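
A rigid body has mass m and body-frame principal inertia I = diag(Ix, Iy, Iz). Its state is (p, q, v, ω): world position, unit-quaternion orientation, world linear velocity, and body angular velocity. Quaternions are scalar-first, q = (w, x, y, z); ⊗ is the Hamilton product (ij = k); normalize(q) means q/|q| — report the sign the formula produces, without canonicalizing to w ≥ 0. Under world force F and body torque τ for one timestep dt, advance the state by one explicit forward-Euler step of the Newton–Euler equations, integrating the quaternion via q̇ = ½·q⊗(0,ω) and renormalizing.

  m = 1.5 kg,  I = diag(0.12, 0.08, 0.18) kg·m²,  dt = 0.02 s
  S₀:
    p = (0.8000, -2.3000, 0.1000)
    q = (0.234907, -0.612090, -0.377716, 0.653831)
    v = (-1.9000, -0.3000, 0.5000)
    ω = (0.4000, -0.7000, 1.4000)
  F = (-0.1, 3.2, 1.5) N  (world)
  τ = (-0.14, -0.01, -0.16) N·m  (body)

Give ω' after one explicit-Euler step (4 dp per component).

ω×(Iω) gyroscopic = (-0.0980, -0.0336, 0.0112)
angular accel α = (-0.3500, 0.2950, -0.9511)
ω + α·dt = (0.3930, -0.6941, 1.3810)

ω' = (0.3930, -0.6941, 1.3810)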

....

* PROMPT *
Nothing but the lines from the one containing "F = (-0.1, 3.2, 1.5)" to the end of the entries belongs in the answer, and each must match exactly.

* RESPONSE TO THIS EXERCISE *
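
  F = (-0.1, 3.2, 1.5) N  (world)
  τ = (-0.14, -0.01, -0.16) N·m  (body)

Give ω' after one explicit-Euler step (4 dp per component).

ω×(Iω) gyroscopic = (-0.0980, -0.0336, 0.0112)
angular accel α = (-0.3500, 0.2950, -0.9511)
ω + α·dt = (0.3930, -0.6941, 1.3810)

ω' = (0.3930, -0.6941, 1.3810)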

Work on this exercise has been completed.